[Collected data entries]
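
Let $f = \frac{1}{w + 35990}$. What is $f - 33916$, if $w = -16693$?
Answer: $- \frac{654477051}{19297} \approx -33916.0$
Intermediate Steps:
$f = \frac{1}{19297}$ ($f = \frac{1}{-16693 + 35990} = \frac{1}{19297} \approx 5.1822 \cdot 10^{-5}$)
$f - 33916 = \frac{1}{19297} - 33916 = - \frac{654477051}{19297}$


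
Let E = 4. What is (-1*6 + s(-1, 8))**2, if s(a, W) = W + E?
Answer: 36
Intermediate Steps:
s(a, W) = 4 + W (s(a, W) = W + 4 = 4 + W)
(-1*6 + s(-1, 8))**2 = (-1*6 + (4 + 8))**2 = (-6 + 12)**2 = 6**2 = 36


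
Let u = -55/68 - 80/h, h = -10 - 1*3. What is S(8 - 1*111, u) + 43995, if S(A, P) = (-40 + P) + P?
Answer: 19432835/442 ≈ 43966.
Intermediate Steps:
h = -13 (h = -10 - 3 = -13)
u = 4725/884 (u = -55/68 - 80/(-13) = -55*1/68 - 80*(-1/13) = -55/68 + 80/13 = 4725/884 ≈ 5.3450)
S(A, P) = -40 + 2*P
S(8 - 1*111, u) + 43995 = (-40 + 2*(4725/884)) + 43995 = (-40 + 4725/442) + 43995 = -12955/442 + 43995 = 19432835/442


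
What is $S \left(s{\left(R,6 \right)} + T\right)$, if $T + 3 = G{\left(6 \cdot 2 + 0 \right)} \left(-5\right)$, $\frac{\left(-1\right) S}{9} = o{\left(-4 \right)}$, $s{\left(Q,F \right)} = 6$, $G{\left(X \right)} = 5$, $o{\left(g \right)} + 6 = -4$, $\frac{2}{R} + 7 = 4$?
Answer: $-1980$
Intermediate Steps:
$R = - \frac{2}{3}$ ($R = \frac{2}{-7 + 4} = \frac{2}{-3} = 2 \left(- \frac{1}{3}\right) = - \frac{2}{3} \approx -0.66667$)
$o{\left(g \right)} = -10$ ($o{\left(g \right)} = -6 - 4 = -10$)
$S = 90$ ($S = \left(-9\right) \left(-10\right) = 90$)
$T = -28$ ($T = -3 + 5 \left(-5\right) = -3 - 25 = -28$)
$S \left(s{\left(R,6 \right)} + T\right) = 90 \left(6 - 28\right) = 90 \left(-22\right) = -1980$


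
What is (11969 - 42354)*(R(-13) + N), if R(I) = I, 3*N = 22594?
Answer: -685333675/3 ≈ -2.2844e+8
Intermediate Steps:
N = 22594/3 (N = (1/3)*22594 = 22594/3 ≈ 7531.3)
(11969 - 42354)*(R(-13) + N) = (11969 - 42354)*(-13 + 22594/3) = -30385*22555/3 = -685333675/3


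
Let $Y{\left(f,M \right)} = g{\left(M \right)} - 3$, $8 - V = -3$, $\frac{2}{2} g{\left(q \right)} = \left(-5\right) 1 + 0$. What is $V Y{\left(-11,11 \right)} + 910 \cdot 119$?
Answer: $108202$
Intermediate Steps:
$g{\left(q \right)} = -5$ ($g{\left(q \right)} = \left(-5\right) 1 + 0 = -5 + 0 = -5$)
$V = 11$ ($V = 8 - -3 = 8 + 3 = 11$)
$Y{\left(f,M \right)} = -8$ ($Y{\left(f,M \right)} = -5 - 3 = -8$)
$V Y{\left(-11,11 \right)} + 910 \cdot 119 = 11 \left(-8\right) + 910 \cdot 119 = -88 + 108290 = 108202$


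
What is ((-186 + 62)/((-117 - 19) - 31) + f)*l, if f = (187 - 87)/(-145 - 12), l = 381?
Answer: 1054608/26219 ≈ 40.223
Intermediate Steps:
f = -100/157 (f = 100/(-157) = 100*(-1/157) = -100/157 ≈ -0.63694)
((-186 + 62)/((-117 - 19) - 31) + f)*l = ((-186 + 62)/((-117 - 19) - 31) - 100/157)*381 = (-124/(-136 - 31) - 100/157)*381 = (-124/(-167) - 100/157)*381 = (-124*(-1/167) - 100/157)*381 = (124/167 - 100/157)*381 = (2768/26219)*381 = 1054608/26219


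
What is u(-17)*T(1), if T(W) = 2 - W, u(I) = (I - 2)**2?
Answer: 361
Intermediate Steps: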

## TASK INSTRUCTIONS
For the string "Answer", go through the entries above and copy each line where it occurs.

## WRITTEN SOLUTION
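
Answer: $- \frac{654477051}{19297} \approx -33916.0$
Answer: 36
Answer: 19432835/442 ≈ 43966.
Answer: $-1980$
Answer: -685333675/3 ≈ -2.2844e+8
Answer: $108202$
Answer: 1054608/26219 ≈ 40.223
Answer: 361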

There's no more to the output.